* DATA FOR REVIEW
%%

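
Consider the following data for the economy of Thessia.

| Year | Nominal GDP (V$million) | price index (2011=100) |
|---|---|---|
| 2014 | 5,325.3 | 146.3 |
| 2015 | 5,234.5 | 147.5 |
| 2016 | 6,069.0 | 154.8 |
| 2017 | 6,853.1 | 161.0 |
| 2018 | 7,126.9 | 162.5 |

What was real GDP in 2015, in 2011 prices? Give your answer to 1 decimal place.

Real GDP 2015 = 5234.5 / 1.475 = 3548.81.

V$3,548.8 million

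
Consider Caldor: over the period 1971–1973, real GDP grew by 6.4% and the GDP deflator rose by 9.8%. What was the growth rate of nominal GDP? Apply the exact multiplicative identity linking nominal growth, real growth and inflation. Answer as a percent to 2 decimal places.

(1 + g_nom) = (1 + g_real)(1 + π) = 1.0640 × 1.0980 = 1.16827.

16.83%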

%%
%%

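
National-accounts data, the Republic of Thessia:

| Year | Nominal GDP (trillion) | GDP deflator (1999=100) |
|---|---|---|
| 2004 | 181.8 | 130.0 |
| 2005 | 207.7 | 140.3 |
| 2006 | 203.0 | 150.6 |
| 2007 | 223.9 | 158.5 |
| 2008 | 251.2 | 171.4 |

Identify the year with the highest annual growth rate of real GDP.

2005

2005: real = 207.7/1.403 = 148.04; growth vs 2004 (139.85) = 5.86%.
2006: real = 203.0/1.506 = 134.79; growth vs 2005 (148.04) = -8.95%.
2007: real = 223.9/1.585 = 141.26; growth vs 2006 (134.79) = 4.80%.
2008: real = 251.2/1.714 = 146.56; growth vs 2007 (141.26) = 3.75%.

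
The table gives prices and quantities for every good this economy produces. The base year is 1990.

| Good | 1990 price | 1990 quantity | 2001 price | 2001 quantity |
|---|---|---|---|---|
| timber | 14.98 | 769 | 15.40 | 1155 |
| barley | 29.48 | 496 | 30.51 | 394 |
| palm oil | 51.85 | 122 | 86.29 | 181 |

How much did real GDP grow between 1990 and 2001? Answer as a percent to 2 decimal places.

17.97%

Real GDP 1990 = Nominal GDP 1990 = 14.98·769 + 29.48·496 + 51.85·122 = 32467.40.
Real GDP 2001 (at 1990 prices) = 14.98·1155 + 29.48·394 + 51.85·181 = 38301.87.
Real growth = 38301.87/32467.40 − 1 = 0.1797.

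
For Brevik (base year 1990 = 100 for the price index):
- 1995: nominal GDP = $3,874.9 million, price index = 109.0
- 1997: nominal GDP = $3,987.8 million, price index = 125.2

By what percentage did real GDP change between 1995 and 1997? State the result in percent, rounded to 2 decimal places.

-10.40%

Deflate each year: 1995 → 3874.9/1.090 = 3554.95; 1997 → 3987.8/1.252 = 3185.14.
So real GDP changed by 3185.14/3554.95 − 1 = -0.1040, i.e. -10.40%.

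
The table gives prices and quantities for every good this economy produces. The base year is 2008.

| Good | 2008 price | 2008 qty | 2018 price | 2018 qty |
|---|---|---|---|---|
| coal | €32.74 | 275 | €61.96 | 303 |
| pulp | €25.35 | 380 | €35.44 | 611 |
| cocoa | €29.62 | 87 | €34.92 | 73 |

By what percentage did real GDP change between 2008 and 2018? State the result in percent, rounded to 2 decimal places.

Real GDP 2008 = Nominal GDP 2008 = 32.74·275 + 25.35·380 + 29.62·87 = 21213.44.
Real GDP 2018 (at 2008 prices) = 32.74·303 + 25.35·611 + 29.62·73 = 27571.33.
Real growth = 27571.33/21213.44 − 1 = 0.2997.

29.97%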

%%

* TASK DIRECTIONS
Go through the records above, find each line with the string "index", and copy it.

* ANSWER SPACE
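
| Year | Nominal GDP (V$million) | price index (2011=100) |
For Brevik (base year 1990 = 100 for the price index):
- 1995: nominal GDP = $3,874.9 million, price index = 109.0
- 1997: nominal GDP = $3,987.8 million, price index = 125.2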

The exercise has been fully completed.